_WHAT THE TASK ASKS_: Copy each line of the data below, character for character.

[Start of section]

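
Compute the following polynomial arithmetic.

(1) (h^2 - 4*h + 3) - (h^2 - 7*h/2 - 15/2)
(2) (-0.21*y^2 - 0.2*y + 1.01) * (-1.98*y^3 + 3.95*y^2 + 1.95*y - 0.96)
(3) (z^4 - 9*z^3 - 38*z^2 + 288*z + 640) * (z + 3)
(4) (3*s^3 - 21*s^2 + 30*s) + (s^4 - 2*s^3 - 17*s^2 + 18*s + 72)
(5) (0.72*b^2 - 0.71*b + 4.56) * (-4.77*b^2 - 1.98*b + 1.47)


(1) = 21/2 - h/2
(2) = 0.4158*y^5 - 0.4335*y^4 - 3.1993*y^3 + 3.8011*y^2 + 2.1615*y - 0.9696
(3) = z^5 - 6*z^4 - 65*z^3 + 174*z^2 + 1504*z + 1920
(4) = s^4 + s^3 - 38*s^2 + 48*s + 72
(5) = -3.4344*b^4 + 1.9611*b^3 - 19.287*b^2 - 10.0725*b + 6.7032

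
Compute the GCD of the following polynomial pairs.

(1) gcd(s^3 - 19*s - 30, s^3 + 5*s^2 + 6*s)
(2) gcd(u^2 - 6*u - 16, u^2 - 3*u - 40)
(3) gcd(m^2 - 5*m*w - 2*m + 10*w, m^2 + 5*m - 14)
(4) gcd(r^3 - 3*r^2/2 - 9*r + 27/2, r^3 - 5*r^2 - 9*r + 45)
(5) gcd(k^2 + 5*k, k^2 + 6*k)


(1) = s^2 + 5*s + 6
(2) = u - 8
(3) = m - 2
(4) = gcd((r - 3)*(r - 3/2)*(r + 3), (r - 5)*(r - 3)*(r + 3)) = r^2 - 9
(5) = gcd(k*(k + 5), k*(k + 6)) = k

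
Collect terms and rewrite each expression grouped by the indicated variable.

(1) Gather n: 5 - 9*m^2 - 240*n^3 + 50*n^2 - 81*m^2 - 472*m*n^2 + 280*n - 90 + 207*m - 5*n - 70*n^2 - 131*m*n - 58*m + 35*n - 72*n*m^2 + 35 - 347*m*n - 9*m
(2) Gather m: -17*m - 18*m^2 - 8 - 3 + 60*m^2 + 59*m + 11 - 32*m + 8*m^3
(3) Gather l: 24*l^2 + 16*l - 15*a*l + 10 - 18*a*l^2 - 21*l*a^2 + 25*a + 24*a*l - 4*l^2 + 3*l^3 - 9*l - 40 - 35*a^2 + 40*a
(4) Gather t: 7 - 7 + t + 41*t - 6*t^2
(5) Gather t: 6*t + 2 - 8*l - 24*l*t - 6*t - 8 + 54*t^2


(1) = -90*m^2 + 140*m - 240*n^3 + n^2*(-472*m - 20) + n*(-72*m^2 - 478*m + 310) - 50
(2) = 8*m^3 + 42*m^2 + 10*m
(3) = -35*a^2 + 65*a + 3*l^3 + l^2*(20 - 18*a) + l*(-21*a^2 + 9*a + 7) - 30
(4) = -6*t^2 + 42*t
(5) = -24*l*t - 8*l + 54*t^2 - 6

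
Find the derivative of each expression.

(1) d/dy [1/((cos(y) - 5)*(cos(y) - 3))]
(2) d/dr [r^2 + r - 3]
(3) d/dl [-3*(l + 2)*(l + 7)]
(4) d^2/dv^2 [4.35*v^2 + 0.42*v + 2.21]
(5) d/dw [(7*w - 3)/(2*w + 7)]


(1) = 2*(cos(y) - 4)*sin(y)/((cos(y) - 5)^2*(cos(y) - 3)^2)
(2) = 2*r + 1
(3) = -6*l - 27
(4) = 8.70000000000000
(5) = 55/(2*w + 7)^2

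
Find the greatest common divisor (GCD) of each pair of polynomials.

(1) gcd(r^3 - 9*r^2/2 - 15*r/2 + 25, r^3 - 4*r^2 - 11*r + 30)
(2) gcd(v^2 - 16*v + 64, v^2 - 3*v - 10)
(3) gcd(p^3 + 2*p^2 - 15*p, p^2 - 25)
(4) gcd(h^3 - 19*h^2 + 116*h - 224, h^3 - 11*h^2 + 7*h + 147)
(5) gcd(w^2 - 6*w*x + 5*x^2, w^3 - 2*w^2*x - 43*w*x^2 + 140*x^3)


(1) = r^2 - 7*r + 10
(2) = 1
(3) = p + 5
(4) = gcd((h - 8)*(h - 7)*(h - 4), (h - 7)^2*(h + 3)) = h - 7
(5) = gcd((w - 5*x)*(w - x), (w - 5*x)*(w - 4*x)*(w + 7*x)) = -w + 5*x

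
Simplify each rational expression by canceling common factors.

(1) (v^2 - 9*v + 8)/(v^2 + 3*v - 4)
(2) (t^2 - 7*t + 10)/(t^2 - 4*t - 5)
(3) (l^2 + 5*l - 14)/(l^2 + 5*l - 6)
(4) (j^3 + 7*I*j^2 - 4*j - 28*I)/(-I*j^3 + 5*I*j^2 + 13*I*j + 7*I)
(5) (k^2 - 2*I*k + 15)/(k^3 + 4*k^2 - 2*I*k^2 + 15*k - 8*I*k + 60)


(1) = (v - 8)/(v + 4)
(2) = (t - 2)/(t + 1)
(3) = (l^2 + 5*l - 14)/(l^2 + 5*l - 6)
(4) = (I*j^3 - 7*j^2 - 4*I*j + 28)/(j^3 - 5*j^2 - 13*j - 7)
(5) = 1/(k + 4)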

[End of section]

_TASK RESPONSE_:
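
Compute the following polynomial arithmetic.

(1) (h^2 - 4*h + 3) - (h^2 - 7*h/2 - 15/2)
(2) (-0.21*y^2 - 0.2*y + 1.01) * (-1.98*y^3 + 3.95*y^2 + 1.95*y - 0.96)
(3) (z^4 - 9*z^3 - 38*z^2 + 288*z + 640) * (z + 3)
(4) (3*s^3 - 21*s^2 + 30*s) + (s^4 - 2*s^3 - 17*s^2 + 18*s + 72)
(5) (0.72*b^2 - 0.71*b + 4.56) * (-4.77*b^2 - 1.98*b + 1.47)


(1) = 21/2 - h/2
(2) = 0.4158*y^5 - 0.4335*y^4 - 3.1993*y^3 + 3.8011*y^2 + 2.1615*y - 0.9696
(3) = z^5 - 6*z^4 - 65*z^3 + 174*z^2 + 1504*z + 1920
(4) = s^4 + s^3 - 38*s^2 + 48*s + 72
(5) = -3.4344*b^4 + 1.9611*b^3 - 19.287*b^2 - 10.0725*b + 6.7032

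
Compute the GCD of the following polynomial pairs.

(1) gcd(s^3 - 19*s - 30, s^3 + 5*s^2 + 6*s)
(2) gcd(u^2 - 6*u - 16, u^2 - 3*u - 40)
(3) gcd(m^2 - 5*m*w - 2*m + 10*w, m^2 + 5*m - 14)
(4) gcd(r^3 - 3*r^2/2 - 9*r + 27/2, r^3 - 5*r^2 - 9*r + 45)
(5) gcd(k^2 + 5*k, k^2 + 6*k)


(1) = s^2 + 5*s + 6
(2) = u - 8
(3) = m - 2
(4) = gcd((r - 3)*(r - 3/2)*(r + 3), (r - 5)*(r - 3)*(r + 3)) = r^2 - 9
(5) = gcd(k*(k + 5), k*(k + 6)) = k

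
Collect terms and rewrite each expression grouped by the indicated variable.

(1) Gather n: 5 - 9*m^2 - 240*n^3 + 50*n^2 - 81*m^2 - 472*m*n^2 + 280*n - 90 + 207*m - 5*n - 70*n^2 - 131*m*n - 58*m + 35*n - 72*n*m^2 + 35 - 347*m*n - 9*m
(2) Gather m: -17*m - 18*m^2 - 8 - 3 + 60*m^2 + 59*m + 11 - 32*m + 8*m^3
(3) Gather l: 24*l^2 + 16*l - 15*a*l + 10 - 18*a*l^2 - 21*l*a^2 + 25*a + 24*a*l - 4*l^2 + 3*l^3 - 9*l - 40 - 35*a^2 + 40*a
(4) Gather t: 7 - 7 + t + 41*t - 6*t^2
(5) Gather t: 6*t + 2 - 8*l - 24*l*t - 6*t - 8 + 54*t^2


(1) = -90*m^2 + 140*m - 240*n^3 + n^2*(-472*m - 20) + n*(-72*m^2 - 478*m + 310) - 50
(2) = 8*m^3 + 42*m^2 + 10*m
(3) = -35*a^2 + 65*a + 3*l^3 + l^2*(20 - 18*a) + l*(-21*a^2 + 9*a + 7) - 30
(4) = -6*t^2 + 42*t
(5) = -24*l*t - 8*l + 54*t^2 - 6

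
Find the derivative of each expression.

(1) d/dy [1/((cos(y) - 5)*(cos(y) - 3))]
(2) d/dr [r^2 + r - 3]
(3) d/dl [-3*(l + 2)*(l + 7)]
(4) d^2/dv^2 [4.35*v^2 + 0.42*v + 2.21]
(5) d/dw [(7*w - 3)/(2*w + 7)]


(1) = 2*(cos(y) - 4)*sin(y)/((cos(y) - 5)^2*(cos(y) - 3)^2)
(2) = 2*r + 1
(3) = -6*l - 27
(4) = 8.70000000000000
(5) = 55/(2*w + 7)^2

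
Find the greatest common divisor (GCD) of each pair of polynomials.

(1) gcd(r^3 - 9*r^2/2 - 15*r/2 + 25, r^3 - 4*r^2 - 11*r + 30)
(2) gcd(v^2 - 16*v + 64, v^2 - 3*v - 10)
(3) gcd(p^3 + 2*p^2 - 15*p, p^2 - 25)
(4) gcd(h^3 - 19*h^2 + 116*h - 224, h^3 - 11*h^2 + 7*h + 147)
(5) gcd(w^2 - 6*w*x + 5*x^2, w^3 - 2*w^2*x - 43*w*x^2 + 140*x^3)


(1) = r^2 - 7*r + 10
(2) = 1
(3) = p + 5
(4) = gcd((h - 8)*(h - 7)*(h - 4), (h - 7)^2*(h + 3)) = h - 7
(5) = gcd((w - 5*x)*(w - x), (w - 5*x)*(w - 4*x)*(w + 7*x)) = -w + 5*x

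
Simplify each rational expression by canceling common factors.

(1) (v^2 - 9*v + 8)/(v^2 + 3*v - 4)
(2) (t^2 - 7*t + 10)/(t^2 - 4*t - 5)
(3) (l^2 + 5*l - 14)/(l^2 + 5*l - 6)
(4) (j^3 + 7*I*j^2 - 4*j - 28*I)/(-I*j^3 + 5*I*j^2 + 13*I*j + 7*I)
(5) (k^2 - 2*I*k + 15)/(k^3 + 4*k^2 - 2*I*k^2 + 15*k - 8*I*k + 60)


(1) = (v - 8)/(v + 4)
(2) = (t - 2)/(t + 1)
(3) = (l^2 + 5*l - 14)/(l^2 + 5*l - 6)
(4) = (I*j^3 - 7*j^2 - 4*I*j + 28)/(j^3 - 5*j^2 - 13*j - 7)
(5) = 1/(k + 4)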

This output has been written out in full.